Stored data:
----------

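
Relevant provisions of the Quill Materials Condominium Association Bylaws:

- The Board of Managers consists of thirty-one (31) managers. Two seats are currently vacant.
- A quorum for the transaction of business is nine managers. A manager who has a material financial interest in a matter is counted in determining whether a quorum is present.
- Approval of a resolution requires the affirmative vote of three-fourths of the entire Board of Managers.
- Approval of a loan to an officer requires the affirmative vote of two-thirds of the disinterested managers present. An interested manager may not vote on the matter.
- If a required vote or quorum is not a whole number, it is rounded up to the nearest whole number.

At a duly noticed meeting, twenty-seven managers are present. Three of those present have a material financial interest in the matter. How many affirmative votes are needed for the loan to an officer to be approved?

16

The loan to an officer requires two-thirds of the disinterested managers present (27 − 3 = 24).
2/3 of 24 = 16.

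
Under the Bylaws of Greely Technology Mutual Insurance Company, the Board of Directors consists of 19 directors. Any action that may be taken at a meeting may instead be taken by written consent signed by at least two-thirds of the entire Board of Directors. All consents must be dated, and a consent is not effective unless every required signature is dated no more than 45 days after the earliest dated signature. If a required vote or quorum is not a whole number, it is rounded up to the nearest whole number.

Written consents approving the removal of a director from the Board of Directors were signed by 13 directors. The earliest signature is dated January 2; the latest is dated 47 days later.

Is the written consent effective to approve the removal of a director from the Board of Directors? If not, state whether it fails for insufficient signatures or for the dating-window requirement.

Not effective — dating-window requirement not satisfied.

Signatures required: at least two-thirds of 19 — 2/3 of 19 = 12.67, rounded up to 13, so 13 needed; 13 signed. Sufficient.
Dating window: the latest signature is 47 days after the earliest; the limit is 45 days. Outside the window.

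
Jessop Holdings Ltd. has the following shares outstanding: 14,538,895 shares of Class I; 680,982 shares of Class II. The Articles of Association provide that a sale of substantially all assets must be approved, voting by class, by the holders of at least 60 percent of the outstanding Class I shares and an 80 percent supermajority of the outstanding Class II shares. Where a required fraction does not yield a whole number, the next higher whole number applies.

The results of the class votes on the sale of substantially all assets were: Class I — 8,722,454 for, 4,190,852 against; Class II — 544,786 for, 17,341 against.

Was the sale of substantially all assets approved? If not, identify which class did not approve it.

Class I: 3/5 of 14538895 = 8723337; 8,723,337 required, 8,722,454 in favor — not approved.
Class II: 4/5 of 680982 = 544785.60, rounded up to 544786; 544,786 required, 544,786 in favor — approved.

Not approved — the Class I shares did not give the required vote.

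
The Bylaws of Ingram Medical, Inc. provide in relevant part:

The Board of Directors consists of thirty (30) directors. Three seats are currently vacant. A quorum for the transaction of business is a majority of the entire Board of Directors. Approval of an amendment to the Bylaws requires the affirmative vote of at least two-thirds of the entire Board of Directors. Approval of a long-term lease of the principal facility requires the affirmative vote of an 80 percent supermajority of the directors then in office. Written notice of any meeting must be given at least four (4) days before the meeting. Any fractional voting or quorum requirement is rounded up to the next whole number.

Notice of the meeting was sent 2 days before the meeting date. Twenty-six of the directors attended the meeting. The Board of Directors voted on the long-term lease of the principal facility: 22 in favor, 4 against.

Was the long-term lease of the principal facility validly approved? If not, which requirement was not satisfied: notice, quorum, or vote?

Invalid — notice requirement not satisfied.

Notice: 2 days given; 4 required (2 < 4). Not satisfied.
Quorum: 26 present; quorum is 16. Satisfied.
Vote: the long-term lease of the principal facility requires four-fifths of the directors then in office (27). 4/5 of 27 = 21.60, rounded up to 22, so 22 affirmative votes are needed; 22 voted in favor. Satisfied.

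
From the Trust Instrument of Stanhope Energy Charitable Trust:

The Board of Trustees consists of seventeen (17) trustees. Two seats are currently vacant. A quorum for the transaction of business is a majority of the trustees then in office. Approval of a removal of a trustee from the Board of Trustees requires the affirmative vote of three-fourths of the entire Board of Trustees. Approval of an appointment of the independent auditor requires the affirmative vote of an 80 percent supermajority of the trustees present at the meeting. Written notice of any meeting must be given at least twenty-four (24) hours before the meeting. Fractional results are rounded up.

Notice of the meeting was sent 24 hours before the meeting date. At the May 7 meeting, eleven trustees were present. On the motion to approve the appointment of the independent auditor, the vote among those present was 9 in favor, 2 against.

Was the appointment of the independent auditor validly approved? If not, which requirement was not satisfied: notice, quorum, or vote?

Valid — all requirements satisfied.

Notice: 24 hours given; 24 required (24 ≥ 24). Satisfied.
Quorum: 11 present; quorum is 8. Satisfied.
Vote: the appointment of the independent auditor requires four-fifths of the trustees present (11). 4/5 of 11 = 8.80, rounded up to 9, so 9 affirmative votes are needed; 9 voted in favor. Satisfied.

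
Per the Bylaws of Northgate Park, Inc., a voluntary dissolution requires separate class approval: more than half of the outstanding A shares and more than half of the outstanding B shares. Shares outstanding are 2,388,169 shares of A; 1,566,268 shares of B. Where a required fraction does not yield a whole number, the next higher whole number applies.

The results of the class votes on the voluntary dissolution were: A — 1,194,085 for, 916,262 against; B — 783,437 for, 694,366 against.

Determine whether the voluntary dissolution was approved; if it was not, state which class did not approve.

Approved — every class gave the required vote.

A: a majority of 2388169 is 1194085; 1,194,085 required, 1,194,085 in favor — approved.
B: a majority of 1566268 is 783135; 783,135 required, 783,437 in favor — approved.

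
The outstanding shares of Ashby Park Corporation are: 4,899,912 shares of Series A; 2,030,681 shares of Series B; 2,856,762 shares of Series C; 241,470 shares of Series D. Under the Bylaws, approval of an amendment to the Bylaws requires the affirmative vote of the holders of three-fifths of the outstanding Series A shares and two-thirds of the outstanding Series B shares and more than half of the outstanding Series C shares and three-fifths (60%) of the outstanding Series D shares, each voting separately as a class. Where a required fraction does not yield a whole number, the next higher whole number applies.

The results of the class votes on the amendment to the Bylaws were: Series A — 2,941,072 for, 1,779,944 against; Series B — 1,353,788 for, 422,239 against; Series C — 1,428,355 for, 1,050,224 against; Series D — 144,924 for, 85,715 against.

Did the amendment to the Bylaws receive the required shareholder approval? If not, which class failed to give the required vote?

Series A: 3/5 of 4899912 = 2939947.20, rounded up to 2939948; 2,939,948 required, 2,941,072 in favor — approved.
Series B: 2/3 of 2030681 = 1353787.33, rounded up to 1353788; 1,353,788 required, 1,353,788 in favor — approved.
Series C: a majority of 2856762 is 1428382; 1,428,382 required, 1,428,355 in favor — not approved.
Series D: 3/5 of 241470 = 144882; 144,882 required, 144,924 in favor — approved.

Not approved — the Series C shares did not give the required vote.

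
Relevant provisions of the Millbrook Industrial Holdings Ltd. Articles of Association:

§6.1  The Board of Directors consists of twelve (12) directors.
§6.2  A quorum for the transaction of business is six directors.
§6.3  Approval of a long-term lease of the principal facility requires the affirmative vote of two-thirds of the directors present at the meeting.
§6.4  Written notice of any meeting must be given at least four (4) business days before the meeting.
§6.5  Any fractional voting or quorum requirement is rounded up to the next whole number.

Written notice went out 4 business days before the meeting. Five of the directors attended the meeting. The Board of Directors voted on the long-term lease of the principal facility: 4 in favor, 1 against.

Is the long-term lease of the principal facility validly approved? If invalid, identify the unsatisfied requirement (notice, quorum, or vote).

Invalid — quorum requirement not satisfied.

Notice: 4 business days given; 4 required (4 ≥ 4). Satisfied.
Quorum: 5 present; quorum is 6. Not satisfied.
Vote: the long-term lease of the principal facility requires two-thirds of the directors present (5). 2/3 of 5 = 3.33, rounded up to 4, so 4 affirmative votes are needed; 4 voted in favor. Satisfied. (Moot — without a quorum no business can be validly transacted.)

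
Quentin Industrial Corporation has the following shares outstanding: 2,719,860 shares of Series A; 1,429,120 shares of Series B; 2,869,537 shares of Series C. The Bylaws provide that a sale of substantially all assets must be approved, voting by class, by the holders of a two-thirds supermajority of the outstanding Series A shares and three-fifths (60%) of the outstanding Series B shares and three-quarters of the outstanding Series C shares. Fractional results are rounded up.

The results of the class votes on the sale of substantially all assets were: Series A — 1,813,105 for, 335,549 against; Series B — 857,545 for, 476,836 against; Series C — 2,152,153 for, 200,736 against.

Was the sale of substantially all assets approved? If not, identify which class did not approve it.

Series A: 2/3 of 2719860 = 1813240; 1,813,240 required, 1,813,105 in favor — not approved.
Series B: 3/5 of 1429120 = 857472; 857,472 required, 857,545 in favor — approved.
Series C: 3/4 of 2869537 = 2152152.75, rounded up to 2152153; 2,152,153 required, 2,152,153 in favor — approved.

Not approved — the Series A shares did not give the required vote.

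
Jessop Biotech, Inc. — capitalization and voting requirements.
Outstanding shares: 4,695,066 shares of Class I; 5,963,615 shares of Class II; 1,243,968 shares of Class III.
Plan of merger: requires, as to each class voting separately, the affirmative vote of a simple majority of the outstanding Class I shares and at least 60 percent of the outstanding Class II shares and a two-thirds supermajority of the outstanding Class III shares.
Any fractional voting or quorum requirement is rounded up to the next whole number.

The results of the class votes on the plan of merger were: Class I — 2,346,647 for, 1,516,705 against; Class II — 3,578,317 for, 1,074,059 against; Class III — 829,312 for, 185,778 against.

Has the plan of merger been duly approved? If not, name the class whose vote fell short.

Class I: a majority of 4695066 is 2347534; 2,347,534 required, 2,346,647 in favor — not approved.
Class II: 3/5 of 5963615 = 3578169; 3,578,169 required, 3,578,317 in favor — approved.
Class III: 2/3 of 1243968 = 829312; 829,312 required, 829,312 in favor — approved.

Not approved — the Class I shares did not give the required vote.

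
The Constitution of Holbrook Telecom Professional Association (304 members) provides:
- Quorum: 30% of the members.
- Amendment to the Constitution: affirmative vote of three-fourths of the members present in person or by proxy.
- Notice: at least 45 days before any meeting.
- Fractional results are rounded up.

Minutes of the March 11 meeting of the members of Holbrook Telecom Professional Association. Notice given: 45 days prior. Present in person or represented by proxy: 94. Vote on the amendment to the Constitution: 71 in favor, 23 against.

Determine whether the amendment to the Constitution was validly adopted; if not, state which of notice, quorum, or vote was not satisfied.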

----------

### Aim of the exercise
Could you transcribe the entries above word for word, from the line with "- The Board" down to the line with "Written consents approving", keeping both?

### Reply to the task
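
- The Board of Managers consists of thirty-one (31) managers. Two seats are currently vacant.
- A quorum for the transaction of business is nine managers. A manager who has a material financial interest in a matter is counted in determining whether a quorum is present.
- Approval of a resolution requires the affirmative vote of three-fourths of the entire Board of Managers.
- Approval of a loan to an officer requires the affirmative vote of two-thirds of the disinterested managers present. An interested manager may not vote on the matter.
- If a required vote or quorum is not a whole number, it is rounded up to the nearest whole number.

At a duly noticed meeting, twenty-seven managers are present. Three of those present have a material financial interest in the matter. How many affirmative votes are needed for the loan to an officer to be approved?

16

The loan to an officer requires two-thirds of the disinterested managers present (27 − 3 = 24).
2/3 of 24 = 16.

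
Under the Bylaws of Greely Technology Mutual Insurance Company, the Board of Directors consists of 19 directors. Any action that may be taken at a meeting may instead be taken by written consent signed by at least two-thirds of the entire Board of Directors. All consents must be dated, and a consent is not effective unless every required signature is dated no more than 45 days after the earliest dated signature. If a required vote or quorum is not a whole number, it is rounded up to the nearest whole number.

Written consents approving the removal of a director from the Board of Directors were signed by 13 directors. The earliest signature is dated January 2; the latest is dated 47 days later.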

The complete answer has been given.